[Task input]

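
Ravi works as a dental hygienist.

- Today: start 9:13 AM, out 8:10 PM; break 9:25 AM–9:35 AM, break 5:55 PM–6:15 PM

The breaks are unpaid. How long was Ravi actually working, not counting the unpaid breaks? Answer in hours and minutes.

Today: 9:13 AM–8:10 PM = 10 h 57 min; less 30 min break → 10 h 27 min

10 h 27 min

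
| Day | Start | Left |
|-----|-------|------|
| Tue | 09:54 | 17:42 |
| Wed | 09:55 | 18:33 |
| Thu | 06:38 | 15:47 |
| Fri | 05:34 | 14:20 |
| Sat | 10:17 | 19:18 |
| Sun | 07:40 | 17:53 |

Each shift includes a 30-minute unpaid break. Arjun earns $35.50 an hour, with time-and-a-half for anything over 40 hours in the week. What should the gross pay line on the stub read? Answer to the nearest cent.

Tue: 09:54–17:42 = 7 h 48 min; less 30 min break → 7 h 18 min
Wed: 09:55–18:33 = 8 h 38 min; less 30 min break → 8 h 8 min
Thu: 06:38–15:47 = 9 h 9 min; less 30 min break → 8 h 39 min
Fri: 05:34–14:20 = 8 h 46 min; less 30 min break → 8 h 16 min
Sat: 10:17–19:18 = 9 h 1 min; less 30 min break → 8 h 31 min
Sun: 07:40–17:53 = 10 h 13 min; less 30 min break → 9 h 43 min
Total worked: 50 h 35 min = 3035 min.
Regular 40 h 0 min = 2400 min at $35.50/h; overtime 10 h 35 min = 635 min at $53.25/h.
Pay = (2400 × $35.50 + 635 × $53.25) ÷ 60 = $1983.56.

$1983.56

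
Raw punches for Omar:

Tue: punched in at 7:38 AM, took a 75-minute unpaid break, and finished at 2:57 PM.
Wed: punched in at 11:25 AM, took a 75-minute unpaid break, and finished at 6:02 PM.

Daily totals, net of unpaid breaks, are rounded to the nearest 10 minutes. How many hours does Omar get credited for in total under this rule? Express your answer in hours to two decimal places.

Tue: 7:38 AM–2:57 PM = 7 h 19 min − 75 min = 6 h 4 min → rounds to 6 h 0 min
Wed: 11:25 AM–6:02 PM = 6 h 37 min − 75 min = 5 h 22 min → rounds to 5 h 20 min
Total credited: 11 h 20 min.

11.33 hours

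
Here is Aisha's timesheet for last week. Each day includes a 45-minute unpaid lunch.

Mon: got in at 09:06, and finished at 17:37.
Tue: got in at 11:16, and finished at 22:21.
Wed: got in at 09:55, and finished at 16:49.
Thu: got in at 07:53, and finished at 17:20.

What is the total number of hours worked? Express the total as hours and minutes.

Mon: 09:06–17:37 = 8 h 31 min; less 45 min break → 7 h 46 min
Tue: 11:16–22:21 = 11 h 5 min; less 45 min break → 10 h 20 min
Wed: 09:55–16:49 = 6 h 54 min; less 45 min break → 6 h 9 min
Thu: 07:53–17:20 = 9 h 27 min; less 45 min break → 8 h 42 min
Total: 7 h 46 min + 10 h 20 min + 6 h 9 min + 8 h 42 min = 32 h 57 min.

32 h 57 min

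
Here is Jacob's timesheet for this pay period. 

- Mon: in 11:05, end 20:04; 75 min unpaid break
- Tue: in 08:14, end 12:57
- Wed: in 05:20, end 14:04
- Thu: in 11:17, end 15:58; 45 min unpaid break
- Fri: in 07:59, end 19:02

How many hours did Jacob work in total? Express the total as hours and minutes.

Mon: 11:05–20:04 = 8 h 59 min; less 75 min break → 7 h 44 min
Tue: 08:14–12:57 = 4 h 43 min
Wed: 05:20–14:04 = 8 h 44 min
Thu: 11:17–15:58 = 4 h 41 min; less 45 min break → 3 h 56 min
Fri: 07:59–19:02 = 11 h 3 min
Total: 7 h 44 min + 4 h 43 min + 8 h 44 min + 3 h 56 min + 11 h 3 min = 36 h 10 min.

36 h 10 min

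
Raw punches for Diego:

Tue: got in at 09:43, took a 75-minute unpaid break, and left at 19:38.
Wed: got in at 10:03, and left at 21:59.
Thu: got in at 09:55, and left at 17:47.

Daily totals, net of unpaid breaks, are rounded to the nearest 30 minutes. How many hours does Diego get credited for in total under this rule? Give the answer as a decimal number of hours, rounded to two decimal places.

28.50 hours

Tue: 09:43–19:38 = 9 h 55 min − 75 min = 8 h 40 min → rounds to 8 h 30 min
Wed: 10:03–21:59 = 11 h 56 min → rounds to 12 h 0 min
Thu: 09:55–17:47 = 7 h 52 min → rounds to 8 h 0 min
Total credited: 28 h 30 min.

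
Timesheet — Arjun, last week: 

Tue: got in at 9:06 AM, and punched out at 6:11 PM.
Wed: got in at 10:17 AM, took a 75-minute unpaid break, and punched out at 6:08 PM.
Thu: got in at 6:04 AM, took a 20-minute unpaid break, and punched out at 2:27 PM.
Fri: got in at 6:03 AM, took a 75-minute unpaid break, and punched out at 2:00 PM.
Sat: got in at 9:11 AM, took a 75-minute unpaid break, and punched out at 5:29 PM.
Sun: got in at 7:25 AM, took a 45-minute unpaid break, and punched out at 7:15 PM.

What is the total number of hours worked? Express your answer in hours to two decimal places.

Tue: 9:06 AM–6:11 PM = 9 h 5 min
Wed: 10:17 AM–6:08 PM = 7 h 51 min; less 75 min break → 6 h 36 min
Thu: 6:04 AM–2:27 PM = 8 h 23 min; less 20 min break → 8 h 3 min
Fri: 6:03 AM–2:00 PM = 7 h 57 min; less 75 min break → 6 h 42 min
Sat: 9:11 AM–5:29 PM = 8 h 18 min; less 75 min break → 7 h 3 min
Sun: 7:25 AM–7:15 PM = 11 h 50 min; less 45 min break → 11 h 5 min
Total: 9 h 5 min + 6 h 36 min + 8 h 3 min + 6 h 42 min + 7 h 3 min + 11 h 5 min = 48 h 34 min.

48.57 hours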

[/Task input]

*The task*. The line containing "Wed: got in at 10:03, and left at 21:59." and each line after it through the end of the listing above must be printed exactly, with nothing added.

*Answer to the exercise*.
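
Wed: got in at 10:03, and left at 21:59.
Thu: got in at 09:55, and left at 17:47.

Daily totals, net of unpaid breaks, are rounded to the nearest 30 minutes. How many hours does Diego get credited for in total under this rule? Give the answer as a decimal number of hours, rounded to two decimal places.

28.50 hours

Tue: 09:43–19:38 = 9 h 55 min − 75 min = 8 h 40 min → rounds to 8 h 30 min
Wed: 10:03–21:59 = 11 h 56 min → rounds to 12 h 0 min
Thu: 09:55–17:47 = 7 h 52 min → rounds to 8 h 0 min
Total credited: 28 h 30 min.

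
Timesheet — Arjun, last week: 

Tue: got in at 9:06 AM, and punched out at 6:11 PM.
Wed: got in at 10:17 AM, took a 75-minute unpaid break, and punched out at 6:08 PM.
Thu: got in at 6:04 AM, took a 20-minute unpaid break, and punched out at 2:27 PM.
Fri: got in at 6:03 AM, took a 75-minute unpaid break, and punched out at 2:00 PM.
Sat: got in at 9:11 AM, took a 75-minute unpaid break, and punched out at 5:29 PM.
Sun: got in at 7:25 AM, took a 45-minute unpaid break, and punched out at 7:15 PM.

What is the total number of hours worked? Express your answer in hours to two decimal places.

Tue: 9:06 AM–6:11 PM = 9 h 5 min
Wed: 10:17 AM–6:08 PM = 7 h 51 min; less 75 min break → 6 h 36 min
Thu: 6:04 AM–2:27 PM = 8 h 23 min; less 20 min break → 8 h 3 min
Fri: 6:03 AM–2:00 PM = 7 h 57 min; less 75 min break → 6 h 42 min
Sat: 9:11 AM–5:29 PM = 8 h 18 min; less 75 min break → 7 h 3 min
Sun: 7:25 AM–7:15 PM = 11 h 50 min; less 45 min break → 11 h 5 min
Total: 9 h 5 min + 6 h 36 min + 8 h 3 min + 6 h 42 min + 7 h 3 min + 11 h 5 min = 48 h 34 min.

48.57 hours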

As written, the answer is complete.